Could you retype all of the data below exactly as given?

───── Information given

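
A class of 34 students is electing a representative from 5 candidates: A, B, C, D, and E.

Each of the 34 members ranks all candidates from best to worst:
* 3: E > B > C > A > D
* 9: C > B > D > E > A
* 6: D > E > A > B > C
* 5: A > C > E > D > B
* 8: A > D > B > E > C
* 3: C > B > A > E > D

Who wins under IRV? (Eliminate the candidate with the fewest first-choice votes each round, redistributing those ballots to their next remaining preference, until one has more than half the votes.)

A

Round 1: A 13, B 0, C 12, D 6, E 3. B eliminated.
Round 2: A 13, C 12, D 6, E 3. E eliminated.
Round 3: A 13, C 15, D 6. D eliminated.
Round 4: A 19, C 15. A has a majority (≥18).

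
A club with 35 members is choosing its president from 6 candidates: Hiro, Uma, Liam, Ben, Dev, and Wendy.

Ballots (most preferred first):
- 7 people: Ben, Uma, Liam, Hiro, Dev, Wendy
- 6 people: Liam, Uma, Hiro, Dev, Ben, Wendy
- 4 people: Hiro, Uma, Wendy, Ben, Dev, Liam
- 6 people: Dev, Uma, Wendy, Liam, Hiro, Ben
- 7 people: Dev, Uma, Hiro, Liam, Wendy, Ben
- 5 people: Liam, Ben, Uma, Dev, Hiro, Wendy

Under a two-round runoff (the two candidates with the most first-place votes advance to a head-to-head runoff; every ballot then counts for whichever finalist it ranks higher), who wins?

Liam

Round 1 first-place votes: Hiro 4, Uma 0, Liam 11, Ben 7, Dev 13, Wendy 0. Dev and Liam advance.
Runoff: Dev is ranked above Liam on 17 ballots, Liam above Dev on 18.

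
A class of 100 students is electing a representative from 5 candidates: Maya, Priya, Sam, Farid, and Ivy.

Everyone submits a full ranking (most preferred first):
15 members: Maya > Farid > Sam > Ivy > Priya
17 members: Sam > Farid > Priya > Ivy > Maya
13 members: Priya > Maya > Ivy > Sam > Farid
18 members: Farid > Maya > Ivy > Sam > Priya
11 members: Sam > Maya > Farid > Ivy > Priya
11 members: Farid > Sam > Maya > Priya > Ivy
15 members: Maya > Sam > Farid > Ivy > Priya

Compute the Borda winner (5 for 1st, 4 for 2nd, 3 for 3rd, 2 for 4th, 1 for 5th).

Maya

Maya: 15×5 + 17×1 + 13×4 + 18×4 + 11×4 + 11×3 + 15×5 = 368
Priya: 15×1 + 17×3 + 13×5 + 18×1 + 11×1 + 11×2 + 15×1 = 197
Sam: 15×3 + 17×5 + 13×2 + 18×2 + 11×5 + 11×4 + 15×4 = 351
Farid: 15×4 + 17×4 + 13×1 + 18×5 + 11×3 + 11×5 + 15×3 = 364
Ivy: 15×2 + 17×2 + 13×3 + 18×3 + 11×2 + 11×1 + 15×2 = 220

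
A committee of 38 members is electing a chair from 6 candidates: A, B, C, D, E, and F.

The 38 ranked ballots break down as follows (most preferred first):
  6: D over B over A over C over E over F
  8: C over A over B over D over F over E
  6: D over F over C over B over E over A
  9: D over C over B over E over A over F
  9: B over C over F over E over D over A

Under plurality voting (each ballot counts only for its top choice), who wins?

D

First-place votes: A 0, B 9, C 8, D 21, E 0, F 0.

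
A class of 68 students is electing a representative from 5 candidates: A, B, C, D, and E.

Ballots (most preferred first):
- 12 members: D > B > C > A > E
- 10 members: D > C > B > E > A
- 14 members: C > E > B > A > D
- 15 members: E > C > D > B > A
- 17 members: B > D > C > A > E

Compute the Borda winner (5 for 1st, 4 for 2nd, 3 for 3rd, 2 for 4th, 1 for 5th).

C

A: 12×2 + 10×1 + 14×2 + 15×1 + 17×2 = 111
B: 12×4 + 10×3 + 14×3 + 15×2 + 17×5 = 235
C: 12×3 + 10×4 + 14×5 + 15×4 + 17×3 = 257
D: 12×5 + 10×5 + 14×1 + 15×3 + 17×4 = 237
E: 12×1 + 10×2 + 14×4 + 15×5 + 17×1 = 180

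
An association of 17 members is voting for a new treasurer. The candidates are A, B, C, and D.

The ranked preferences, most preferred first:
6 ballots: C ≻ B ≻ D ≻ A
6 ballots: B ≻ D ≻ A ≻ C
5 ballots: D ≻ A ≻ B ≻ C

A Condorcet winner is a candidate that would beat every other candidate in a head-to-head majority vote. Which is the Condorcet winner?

B vs A: 12–5
B vs C: 11–6
B vs D: 12–5
B beats every other candidate.

B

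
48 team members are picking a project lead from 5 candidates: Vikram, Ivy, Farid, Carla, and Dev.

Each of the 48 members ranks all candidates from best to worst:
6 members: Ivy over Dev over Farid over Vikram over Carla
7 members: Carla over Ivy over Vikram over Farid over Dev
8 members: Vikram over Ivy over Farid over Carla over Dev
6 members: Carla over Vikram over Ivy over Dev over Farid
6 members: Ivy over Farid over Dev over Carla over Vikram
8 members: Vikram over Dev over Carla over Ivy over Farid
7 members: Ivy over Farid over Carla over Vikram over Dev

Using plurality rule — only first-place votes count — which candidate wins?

Ivy

First-place votes: Vikram 16, Ivy 19, Farid 0, Carla 13, Dev 0.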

──────────

◆ Finished exercise ◆
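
A class of 34 students is electing a representative from 5 candidates: A, B, C, D, and E.

Each of the 34 members ranks all candidates from best to worst:
* 3: E > B > C > A > D
* 9: C > B > D > E > A
* 6: D > E > A > B > C
* 5: A > C > E > D > B
* 8: A > D > B > E > C
* 3: C > B > A > E > D

Who wins under IRV? (Eliminate the candidate with the fewest first-choice votes each round, redistributing those ballots to their next remaining preference, until one has more than half the votes.)

A

Round 1: A 13, B 0, C 12, D 6, E 3. B eliminated.
Round 2: A 13, C 12, D 6, E 3. E eliminated.
Round 3: A 13, C 15, D 6. D eliminated.
Round 4: A 19, C 15. A has a majority (≥18).

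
A club with 35 members is choosing its president from 6 candidates: Hiro, Uma, Liam, Ben, Dev, and Wendy.

Ballots (most preferred first):
- 7 people: Ben, Uma, Liam, Hiro, Dev, Wendy
- 6 people: Liam, Uma, Hiro, Dev, Ben, Wendy
- 4 people: Hiro, Uma, Wendy, Ben, Dev, Liam
- 6 people: Dev, Uma, Wendy, Liam, Hiro, Ben
- 7 people: Dev, Uma, Hiro, Liam, Wendy, Ben
- 5 people: Liam, Ben, Uma, Dev, Hiro, Wendy

Under a two-round runoff (the two candidates with the most first-place votes advance to a head-to-head runoff; every ballot then counts for whichever finalist it ranks higher), who wins?

Liam

Round 1 first-place votes: Hiro 4, Uma 0, Liam 11, Ben 7, Dev 13, Wendy 0. Dev and Liam advance.
Runoff: Dev is ranked above Liam on 17 ballots, Liam above Dev on 18.

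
A class of 100 students is electing a representative from 5 candidates: Maya, Priya, Sam, Farid, and Ivy.

Everyone submits a full ranking (most preferred first):
15 members: Maya > Farid > Sam > Ivy > Priya
17 members: Sam > Farid > Priya > Ivy > Maya
13 members: Priya > Maya > Ivy > Sam > Farid
18 members: Farid > Maya > Ivy > Sam > Priya
11 members: Sam > Maya > Farid > Ivy > Priya
11 members: Farid > Sam > Maya > Priya > Ivy
15 members: Maya > Sam > Farid > Ivy > Priya

Compute the Borda winner (5 for 1st, 4 for 2nd, 3 for 3rd, 2 for 4th, 1 for 5th).

Maya

Maya: 15×5 + 17×1 + 13×4 + 18×4 + 11×4 + 11×3 + 15×5 = 368
Priya: 15×1 + 17×3 + 13×5 + 18×1 + 11×1 + 11×2 + 15×1 = 197
Sam: 15×3 + 17×5 + 13×2 + 18×2 + 11×5 + 11×4 + 15×4 = 351
Farid: 15×4 + 17×4 + 13×1 + 18×5 + 11×3 + 11×5 + 15×3 = 364
Ivy: 15×2 + 17×2 + 13×3 + 18×3 + 11×2 + 11×1 + 15×2 = 220

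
A committee of 38 members is electing a chair from 6 candidates: A, B, C, D, E, and F.

The 38 ranked ballots break down as follows (most preferred first):
  6: D over B over A over C over E over F
  8: C over A over B over D over F over E
  6: D over F over C over B over E over A
  9: D over C over B over E over A over F
  9: B over C over F over E over D over A

Under plurality voting (each ballot counts only for its top choice), who wins?

D

First-place votes: A 0, B 9, C 8, D 21, E 0, F 0.

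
A class of 68 students is electing a representative from 5 candidates: A, B, C, D, and E.

Ballots (most preferred first):
- 12 members: D > B > C > A > E
- 10 members: D > C > B > E > A
- 14 members: C > E > B > A > D
- 15 members: E > C > D > B > A
- 17 members: B > D > C > A > E

Compute the Borda winner (5 for 1st, 4 for 2nd, 3 for 3rd, 2 for 4th, 1 for 5th).

C

A: 12×2 + 10×1 + 14×2 + 15×1 + 17×2 = 111
B: 12×4 + 10×3 + 14×3 + 15×2 + 17×5 = 235
C: 12×3 + 10×4 + 14×5 + 15×4 + 17×3 = 257
D: 12×5 + 10×5 + 14×1 + 15×3 + 17×4 = 237
E: 12×1 + 10×2 + 14×4 + 15×5 + 17×1 = 180

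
An association of 17 members is voting for a new treasurer. The candidates are A, B, C, and D.

The ranked preferences, most preferred first:
6 ballots: C ≻ B ≻ D ≻ A
6 ballots: B ≻ D ≻ A ≻ C
5 ballots: D ≻ A ≻ B ≻ C

A Condorcet winner is a candidate that would beat every other candidate in a head-to-head majority vote. Which is the Condorcet winner?

B vs A: 12–5
B vs C: 11–6
B vs D: 12–5
B beats every other candidate.

B

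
48 team members are picking a project lead from 5 candidates: Vikram, Ivy, Farid, Carla, and Dev.

Each of the 48 members ranks all candidates from best to worst:
6 members: Ivy over Dev over Farid over Vikram over Carla
7 members: Carla over Ivy over Vikram over Farid over Dev
8 members: Vikram over Ivy over Farid over Carla over Dev
6 members: Carla over Vikram over Ivy over Dev over Farid
6 members: Ivy over Farid over Dev over Carla over Vikram
8 members: Vikram over Dev over Carla over Ivy over Farid
7 members: Ivy over Farid over Carla over Vikram over Dev

Using plurality rule — only first-place votes count — which candidate wins?

Ivy

First-place votes: Vikram 16, Ivy 19, Farid 0, Carla 13, Dev 0.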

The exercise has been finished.